»»

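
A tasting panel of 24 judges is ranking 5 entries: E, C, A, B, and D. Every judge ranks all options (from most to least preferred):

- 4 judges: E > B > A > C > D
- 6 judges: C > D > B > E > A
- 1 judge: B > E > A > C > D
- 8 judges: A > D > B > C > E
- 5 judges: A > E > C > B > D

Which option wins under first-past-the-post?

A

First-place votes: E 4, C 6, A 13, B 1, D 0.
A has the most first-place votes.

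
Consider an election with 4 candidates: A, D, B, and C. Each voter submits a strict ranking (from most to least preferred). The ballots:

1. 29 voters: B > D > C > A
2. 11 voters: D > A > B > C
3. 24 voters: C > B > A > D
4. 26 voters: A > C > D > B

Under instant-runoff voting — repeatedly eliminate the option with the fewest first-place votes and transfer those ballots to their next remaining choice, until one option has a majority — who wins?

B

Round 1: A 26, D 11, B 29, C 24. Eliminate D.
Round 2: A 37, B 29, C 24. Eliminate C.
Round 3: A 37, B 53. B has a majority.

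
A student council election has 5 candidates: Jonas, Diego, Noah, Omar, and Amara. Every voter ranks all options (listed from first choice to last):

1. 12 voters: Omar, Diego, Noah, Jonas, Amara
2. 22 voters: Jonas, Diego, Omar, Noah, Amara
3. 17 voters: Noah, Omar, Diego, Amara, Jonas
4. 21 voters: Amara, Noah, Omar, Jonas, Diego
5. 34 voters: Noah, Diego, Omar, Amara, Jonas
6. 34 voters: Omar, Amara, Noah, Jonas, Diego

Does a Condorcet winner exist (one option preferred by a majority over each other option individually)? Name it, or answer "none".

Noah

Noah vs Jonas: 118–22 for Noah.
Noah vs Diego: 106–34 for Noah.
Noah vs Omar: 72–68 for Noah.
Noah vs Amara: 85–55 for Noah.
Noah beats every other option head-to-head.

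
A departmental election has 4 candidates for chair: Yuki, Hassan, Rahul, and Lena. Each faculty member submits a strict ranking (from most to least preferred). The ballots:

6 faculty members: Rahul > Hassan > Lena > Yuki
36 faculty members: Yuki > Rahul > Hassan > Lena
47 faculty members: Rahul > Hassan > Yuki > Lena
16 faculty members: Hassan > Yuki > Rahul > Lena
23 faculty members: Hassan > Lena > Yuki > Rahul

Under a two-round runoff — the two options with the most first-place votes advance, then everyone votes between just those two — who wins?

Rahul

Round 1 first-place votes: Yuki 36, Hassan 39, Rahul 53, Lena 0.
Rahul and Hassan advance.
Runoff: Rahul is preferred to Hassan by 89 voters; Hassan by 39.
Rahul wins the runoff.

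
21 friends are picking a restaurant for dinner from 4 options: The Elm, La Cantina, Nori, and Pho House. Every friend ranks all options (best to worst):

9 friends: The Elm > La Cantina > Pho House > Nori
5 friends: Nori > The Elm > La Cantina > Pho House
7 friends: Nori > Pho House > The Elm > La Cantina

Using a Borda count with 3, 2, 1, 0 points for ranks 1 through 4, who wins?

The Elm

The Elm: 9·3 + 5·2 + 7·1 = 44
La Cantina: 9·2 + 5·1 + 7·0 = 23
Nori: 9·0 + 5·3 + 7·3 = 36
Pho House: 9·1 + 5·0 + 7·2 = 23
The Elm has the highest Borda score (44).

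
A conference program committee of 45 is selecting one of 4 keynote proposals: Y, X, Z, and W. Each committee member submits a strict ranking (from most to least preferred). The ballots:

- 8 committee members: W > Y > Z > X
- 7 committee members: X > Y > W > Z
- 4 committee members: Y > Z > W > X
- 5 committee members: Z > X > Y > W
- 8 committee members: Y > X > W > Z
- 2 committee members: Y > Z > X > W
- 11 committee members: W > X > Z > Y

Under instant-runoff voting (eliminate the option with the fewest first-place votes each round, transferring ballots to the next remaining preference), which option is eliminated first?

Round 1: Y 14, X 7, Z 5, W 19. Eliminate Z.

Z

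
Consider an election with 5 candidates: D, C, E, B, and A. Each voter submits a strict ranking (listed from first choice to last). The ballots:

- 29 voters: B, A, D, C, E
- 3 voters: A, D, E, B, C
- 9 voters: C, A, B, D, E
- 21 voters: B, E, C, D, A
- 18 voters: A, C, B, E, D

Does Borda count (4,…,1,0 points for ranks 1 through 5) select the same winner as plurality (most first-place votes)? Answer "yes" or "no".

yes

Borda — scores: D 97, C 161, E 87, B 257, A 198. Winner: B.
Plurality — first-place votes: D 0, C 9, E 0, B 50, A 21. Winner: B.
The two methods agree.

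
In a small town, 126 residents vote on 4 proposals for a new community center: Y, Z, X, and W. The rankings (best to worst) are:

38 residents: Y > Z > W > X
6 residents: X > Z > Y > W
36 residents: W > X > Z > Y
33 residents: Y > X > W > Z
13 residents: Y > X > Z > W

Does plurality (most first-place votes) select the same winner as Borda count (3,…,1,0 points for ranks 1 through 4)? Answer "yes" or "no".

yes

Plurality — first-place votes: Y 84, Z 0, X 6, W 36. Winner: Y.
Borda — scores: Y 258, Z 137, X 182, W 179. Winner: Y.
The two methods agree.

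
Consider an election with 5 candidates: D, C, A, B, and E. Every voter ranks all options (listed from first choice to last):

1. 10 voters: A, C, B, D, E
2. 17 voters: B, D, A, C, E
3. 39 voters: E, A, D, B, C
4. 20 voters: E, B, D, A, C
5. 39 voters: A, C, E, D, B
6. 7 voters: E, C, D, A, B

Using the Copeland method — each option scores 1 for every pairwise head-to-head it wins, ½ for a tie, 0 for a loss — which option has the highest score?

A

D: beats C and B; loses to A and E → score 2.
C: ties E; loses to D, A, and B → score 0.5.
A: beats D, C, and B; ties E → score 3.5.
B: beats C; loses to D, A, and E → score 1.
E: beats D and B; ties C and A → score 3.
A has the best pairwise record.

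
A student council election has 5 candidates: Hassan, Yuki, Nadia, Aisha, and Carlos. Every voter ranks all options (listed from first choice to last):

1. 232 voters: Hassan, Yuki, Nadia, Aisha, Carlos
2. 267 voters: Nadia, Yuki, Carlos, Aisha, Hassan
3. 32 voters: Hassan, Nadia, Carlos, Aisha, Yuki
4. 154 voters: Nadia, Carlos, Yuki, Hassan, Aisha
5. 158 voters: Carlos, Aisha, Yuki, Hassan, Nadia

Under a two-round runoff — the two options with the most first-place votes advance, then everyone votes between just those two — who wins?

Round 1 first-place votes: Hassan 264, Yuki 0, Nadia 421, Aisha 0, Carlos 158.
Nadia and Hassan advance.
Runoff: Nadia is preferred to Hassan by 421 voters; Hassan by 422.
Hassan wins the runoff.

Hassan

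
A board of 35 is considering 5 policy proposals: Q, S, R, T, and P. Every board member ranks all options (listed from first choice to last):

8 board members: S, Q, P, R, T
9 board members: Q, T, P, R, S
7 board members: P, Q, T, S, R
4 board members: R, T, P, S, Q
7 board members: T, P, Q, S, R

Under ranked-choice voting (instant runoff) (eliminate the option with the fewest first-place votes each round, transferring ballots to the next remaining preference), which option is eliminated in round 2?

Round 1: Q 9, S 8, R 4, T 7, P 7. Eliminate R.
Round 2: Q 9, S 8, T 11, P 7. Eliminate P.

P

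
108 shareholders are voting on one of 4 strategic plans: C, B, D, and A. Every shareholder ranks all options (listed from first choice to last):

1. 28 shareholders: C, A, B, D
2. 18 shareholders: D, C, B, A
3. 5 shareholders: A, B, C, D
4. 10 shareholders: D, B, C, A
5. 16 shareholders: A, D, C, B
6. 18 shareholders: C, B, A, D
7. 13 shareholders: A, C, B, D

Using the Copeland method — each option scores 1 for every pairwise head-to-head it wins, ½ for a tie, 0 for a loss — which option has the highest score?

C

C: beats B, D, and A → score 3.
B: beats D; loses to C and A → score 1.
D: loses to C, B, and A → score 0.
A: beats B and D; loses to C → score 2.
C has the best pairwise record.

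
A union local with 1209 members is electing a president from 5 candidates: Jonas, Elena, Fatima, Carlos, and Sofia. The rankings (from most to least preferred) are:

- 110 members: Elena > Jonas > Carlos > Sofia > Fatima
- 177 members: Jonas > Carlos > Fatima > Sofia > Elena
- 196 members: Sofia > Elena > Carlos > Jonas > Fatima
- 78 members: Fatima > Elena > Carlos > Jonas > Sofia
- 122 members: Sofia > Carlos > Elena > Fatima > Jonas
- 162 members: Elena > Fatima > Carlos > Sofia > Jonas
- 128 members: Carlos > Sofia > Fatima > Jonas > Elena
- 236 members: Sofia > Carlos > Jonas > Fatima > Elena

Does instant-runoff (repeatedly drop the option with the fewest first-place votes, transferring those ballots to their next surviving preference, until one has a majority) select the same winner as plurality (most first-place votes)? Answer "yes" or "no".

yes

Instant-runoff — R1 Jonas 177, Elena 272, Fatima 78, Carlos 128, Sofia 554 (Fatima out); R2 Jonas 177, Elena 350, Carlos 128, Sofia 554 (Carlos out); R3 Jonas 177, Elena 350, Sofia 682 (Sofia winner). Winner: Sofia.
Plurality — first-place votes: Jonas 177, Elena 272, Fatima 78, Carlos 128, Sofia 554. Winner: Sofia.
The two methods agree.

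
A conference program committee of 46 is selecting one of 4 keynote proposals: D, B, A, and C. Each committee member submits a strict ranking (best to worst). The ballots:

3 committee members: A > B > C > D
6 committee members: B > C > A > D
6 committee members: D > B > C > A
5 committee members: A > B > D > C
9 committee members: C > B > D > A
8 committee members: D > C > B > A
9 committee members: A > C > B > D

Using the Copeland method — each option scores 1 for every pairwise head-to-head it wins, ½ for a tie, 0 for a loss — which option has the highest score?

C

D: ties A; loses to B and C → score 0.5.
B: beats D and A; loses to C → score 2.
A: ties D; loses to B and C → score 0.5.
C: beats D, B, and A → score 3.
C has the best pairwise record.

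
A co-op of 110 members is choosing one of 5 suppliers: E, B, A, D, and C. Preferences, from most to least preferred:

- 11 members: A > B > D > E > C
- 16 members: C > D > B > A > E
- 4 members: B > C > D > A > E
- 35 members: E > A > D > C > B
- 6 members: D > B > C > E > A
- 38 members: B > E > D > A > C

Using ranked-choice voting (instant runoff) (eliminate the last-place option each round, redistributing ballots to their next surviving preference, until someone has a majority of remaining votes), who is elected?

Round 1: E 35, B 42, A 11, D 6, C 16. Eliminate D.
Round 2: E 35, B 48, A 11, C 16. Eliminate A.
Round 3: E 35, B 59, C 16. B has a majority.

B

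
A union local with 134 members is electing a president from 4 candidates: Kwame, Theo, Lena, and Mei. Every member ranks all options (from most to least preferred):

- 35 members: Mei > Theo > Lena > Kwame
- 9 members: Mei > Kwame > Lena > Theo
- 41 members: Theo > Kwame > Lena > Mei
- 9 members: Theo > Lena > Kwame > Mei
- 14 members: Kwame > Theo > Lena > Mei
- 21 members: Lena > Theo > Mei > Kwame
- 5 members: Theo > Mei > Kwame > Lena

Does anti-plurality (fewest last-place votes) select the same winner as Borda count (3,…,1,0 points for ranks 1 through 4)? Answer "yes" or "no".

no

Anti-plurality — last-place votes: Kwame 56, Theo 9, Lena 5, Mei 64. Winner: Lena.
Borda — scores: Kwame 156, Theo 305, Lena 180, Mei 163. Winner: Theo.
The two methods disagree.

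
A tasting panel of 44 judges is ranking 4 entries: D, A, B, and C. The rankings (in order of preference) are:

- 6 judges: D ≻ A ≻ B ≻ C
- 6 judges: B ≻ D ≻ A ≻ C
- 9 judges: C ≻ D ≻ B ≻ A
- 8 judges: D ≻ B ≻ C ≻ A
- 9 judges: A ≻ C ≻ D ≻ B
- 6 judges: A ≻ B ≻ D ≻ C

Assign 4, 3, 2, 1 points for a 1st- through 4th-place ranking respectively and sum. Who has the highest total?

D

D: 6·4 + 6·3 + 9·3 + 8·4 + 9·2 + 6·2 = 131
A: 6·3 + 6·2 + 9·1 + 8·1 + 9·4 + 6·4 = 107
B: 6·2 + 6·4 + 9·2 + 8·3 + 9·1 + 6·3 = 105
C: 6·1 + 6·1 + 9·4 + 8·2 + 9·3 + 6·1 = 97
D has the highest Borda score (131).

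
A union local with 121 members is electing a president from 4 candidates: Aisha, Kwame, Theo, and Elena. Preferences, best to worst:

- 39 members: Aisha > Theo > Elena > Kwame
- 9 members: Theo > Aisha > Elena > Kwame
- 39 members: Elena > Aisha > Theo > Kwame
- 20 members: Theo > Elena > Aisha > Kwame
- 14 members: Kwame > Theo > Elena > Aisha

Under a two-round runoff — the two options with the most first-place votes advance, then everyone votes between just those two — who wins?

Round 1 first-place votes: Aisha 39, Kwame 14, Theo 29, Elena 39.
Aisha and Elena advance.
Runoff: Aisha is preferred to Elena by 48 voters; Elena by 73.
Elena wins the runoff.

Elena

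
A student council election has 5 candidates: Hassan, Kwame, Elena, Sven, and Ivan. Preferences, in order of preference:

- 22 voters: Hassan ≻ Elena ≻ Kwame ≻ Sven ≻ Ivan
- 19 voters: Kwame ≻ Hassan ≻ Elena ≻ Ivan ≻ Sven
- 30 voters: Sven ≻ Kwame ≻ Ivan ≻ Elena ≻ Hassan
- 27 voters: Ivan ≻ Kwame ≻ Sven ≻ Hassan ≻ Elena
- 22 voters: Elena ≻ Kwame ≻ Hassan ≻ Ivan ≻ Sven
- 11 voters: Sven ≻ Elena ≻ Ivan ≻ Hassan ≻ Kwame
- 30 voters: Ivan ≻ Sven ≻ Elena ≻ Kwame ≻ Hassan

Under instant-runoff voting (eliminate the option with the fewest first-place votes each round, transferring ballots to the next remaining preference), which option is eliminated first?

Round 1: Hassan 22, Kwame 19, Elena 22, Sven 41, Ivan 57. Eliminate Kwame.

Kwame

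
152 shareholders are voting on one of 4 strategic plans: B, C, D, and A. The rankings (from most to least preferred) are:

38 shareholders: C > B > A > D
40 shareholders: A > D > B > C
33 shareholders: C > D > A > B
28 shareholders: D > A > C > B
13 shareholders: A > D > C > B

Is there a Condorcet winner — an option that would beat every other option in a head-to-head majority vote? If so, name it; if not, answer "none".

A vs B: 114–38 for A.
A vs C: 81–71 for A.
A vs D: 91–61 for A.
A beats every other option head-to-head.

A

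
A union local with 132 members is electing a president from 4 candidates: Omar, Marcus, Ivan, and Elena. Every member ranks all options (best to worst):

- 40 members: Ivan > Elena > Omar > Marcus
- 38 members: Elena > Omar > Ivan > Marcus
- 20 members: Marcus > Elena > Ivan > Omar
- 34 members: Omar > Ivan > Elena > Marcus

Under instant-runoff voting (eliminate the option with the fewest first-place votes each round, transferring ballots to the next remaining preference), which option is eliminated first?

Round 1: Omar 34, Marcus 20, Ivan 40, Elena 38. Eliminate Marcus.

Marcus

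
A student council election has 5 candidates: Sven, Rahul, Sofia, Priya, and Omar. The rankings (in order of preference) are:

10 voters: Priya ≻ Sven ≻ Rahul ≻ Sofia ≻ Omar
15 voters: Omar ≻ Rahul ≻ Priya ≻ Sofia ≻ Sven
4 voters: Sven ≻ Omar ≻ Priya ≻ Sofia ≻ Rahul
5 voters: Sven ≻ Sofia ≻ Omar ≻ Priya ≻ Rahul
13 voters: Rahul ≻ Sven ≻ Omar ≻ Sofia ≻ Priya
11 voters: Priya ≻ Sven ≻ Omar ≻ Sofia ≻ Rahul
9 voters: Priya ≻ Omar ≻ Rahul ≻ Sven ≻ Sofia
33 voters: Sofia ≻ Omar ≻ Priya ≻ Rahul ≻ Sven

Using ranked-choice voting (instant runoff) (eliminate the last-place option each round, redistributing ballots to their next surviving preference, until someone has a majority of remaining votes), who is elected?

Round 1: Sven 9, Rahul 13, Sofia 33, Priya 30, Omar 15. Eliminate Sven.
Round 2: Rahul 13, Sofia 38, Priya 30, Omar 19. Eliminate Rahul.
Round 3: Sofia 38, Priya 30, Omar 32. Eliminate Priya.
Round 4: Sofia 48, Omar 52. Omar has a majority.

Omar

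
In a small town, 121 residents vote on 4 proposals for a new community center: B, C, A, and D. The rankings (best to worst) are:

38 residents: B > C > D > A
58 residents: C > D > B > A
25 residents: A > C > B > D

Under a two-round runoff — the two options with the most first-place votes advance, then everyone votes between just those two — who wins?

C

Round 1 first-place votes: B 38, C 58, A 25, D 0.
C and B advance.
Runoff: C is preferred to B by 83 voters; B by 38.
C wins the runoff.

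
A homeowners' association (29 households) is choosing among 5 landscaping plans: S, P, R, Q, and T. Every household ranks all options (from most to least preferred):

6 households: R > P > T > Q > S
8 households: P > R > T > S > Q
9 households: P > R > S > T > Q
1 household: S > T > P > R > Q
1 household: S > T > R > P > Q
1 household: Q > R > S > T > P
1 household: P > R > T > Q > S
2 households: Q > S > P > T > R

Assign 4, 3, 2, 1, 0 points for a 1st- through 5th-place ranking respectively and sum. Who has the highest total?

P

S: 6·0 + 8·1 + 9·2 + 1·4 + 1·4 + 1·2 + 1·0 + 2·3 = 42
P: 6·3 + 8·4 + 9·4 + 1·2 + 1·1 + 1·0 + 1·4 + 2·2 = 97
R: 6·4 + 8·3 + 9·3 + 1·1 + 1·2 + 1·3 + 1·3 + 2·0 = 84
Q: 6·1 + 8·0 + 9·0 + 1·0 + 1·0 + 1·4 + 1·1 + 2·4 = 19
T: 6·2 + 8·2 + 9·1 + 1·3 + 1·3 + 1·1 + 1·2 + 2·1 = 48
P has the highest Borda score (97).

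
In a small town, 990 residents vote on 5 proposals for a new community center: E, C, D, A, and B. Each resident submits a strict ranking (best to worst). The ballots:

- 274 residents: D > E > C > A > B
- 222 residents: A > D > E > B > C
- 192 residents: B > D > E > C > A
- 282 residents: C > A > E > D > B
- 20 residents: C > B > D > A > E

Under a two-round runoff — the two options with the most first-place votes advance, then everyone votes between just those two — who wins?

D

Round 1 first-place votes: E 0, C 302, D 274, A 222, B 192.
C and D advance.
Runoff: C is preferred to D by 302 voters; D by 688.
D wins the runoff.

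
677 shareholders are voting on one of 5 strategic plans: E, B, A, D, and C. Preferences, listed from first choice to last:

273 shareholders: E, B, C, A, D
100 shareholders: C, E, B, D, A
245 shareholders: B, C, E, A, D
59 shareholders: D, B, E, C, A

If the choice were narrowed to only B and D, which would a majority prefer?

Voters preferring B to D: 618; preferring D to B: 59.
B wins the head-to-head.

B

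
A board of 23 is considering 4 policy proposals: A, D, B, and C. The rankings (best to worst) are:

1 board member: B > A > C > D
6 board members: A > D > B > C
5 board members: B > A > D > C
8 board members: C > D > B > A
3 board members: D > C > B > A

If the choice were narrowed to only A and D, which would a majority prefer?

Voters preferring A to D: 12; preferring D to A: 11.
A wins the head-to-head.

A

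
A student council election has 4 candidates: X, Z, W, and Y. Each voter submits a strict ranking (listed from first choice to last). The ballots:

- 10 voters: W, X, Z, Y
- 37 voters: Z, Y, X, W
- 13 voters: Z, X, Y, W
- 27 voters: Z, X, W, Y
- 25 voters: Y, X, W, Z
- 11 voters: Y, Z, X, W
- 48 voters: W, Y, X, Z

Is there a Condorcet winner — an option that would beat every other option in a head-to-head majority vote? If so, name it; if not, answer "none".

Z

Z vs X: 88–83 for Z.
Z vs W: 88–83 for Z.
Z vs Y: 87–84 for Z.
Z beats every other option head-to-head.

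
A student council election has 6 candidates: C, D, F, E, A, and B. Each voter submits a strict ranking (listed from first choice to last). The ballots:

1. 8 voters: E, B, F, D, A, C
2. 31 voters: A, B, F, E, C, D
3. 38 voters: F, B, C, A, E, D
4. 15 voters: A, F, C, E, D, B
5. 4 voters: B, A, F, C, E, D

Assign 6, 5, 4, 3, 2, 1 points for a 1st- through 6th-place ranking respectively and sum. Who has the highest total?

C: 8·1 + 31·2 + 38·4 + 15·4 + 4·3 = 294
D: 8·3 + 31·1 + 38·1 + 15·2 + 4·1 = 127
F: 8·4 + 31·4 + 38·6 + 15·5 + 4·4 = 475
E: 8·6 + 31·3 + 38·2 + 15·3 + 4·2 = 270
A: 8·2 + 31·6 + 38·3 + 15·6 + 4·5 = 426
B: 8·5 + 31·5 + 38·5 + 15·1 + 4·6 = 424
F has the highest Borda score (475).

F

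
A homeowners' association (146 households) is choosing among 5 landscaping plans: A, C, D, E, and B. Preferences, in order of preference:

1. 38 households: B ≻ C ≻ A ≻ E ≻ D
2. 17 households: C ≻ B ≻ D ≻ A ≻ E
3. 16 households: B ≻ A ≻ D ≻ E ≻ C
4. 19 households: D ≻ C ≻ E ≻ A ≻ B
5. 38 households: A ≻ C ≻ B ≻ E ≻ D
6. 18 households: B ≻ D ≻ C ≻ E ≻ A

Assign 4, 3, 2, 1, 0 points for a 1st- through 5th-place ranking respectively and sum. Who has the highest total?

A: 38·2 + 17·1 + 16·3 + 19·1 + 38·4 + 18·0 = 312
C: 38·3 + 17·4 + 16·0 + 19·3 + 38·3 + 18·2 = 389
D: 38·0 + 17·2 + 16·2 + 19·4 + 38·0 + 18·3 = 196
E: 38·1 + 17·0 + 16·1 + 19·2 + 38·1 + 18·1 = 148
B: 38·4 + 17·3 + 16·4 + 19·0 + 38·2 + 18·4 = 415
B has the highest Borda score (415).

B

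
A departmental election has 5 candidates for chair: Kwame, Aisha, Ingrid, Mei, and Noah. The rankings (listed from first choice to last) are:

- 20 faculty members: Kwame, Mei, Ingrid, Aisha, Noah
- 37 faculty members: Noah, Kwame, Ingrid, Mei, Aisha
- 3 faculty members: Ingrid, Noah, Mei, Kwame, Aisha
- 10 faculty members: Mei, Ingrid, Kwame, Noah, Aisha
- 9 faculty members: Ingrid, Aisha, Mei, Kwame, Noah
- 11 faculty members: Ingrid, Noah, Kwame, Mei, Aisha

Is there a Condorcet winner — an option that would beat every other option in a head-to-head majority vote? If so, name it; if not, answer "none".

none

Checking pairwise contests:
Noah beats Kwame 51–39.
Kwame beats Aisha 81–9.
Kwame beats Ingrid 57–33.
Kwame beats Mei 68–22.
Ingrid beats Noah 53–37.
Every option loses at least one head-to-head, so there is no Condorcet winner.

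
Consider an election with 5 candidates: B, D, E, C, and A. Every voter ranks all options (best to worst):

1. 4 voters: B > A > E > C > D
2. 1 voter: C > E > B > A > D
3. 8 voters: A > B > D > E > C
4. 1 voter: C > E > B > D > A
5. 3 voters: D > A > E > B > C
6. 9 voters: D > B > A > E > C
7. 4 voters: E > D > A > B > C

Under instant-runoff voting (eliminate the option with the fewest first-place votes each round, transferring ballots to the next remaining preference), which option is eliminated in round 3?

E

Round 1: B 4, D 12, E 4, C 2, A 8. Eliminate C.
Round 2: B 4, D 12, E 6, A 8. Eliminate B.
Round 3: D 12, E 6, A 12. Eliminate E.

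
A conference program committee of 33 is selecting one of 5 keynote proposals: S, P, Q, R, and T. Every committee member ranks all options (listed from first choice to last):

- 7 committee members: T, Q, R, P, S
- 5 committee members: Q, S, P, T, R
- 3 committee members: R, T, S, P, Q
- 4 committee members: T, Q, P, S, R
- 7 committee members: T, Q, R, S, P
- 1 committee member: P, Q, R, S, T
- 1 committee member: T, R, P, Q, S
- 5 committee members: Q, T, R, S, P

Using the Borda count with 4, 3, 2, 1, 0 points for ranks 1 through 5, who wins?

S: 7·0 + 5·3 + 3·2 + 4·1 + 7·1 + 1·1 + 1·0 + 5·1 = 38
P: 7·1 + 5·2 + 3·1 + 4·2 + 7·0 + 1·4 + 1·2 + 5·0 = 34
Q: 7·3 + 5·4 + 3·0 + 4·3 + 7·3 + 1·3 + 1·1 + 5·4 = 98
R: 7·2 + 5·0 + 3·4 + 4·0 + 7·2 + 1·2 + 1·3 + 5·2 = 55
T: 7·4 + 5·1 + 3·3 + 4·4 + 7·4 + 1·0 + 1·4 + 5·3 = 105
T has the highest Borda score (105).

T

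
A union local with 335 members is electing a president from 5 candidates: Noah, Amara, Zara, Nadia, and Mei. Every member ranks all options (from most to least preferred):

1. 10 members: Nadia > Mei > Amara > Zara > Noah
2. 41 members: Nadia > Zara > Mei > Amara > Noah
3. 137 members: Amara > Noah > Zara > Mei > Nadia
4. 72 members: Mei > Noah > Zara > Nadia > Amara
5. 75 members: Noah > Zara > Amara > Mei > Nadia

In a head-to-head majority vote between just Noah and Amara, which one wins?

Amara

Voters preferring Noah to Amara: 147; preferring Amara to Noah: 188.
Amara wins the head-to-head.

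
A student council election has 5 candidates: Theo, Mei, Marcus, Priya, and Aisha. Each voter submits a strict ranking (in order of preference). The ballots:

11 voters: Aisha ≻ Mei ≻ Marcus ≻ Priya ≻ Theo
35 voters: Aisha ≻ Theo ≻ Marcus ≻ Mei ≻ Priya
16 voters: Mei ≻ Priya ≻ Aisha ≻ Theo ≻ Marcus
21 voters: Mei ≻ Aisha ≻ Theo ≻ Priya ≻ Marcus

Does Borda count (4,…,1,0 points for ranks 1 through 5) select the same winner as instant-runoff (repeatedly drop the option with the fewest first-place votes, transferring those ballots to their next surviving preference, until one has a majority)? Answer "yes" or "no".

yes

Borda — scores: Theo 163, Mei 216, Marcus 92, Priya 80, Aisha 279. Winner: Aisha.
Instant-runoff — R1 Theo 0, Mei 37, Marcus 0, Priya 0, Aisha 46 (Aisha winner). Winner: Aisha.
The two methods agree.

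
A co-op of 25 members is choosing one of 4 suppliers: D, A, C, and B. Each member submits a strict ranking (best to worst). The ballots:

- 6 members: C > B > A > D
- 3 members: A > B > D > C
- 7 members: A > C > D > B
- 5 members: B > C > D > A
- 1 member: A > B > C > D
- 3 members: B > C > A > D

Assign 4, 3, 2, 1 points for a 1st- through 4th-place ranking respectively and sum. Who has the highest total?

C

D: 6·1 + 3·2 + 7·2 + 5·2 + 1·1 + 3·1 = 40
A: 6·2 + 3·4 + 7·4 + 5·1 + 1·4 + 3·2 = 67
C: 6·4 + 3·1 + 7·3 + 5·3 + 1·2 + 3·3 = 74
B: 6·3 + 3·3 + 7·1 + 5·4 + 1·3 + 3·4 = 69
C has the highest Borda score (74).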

««

### Problem
Once the line containing "- 5 judges: A > E > C > B > D" has been written out, please stop; every line before it, back to the first line of the records above, should be given exactly.

### Solution below
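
A tasting panel of 24 judges is ranking 5 entries: E, C, A, B, and D. Every judge ranks all options (from most to least preferred):

- 4 judges: E > B > A > C > D
- 6 judges: C > D > B > E > A
- 1 judge: B > E > A > C > D
- 8 judges: A > D > B > C > E
- 5 judges: A > E > C > B > D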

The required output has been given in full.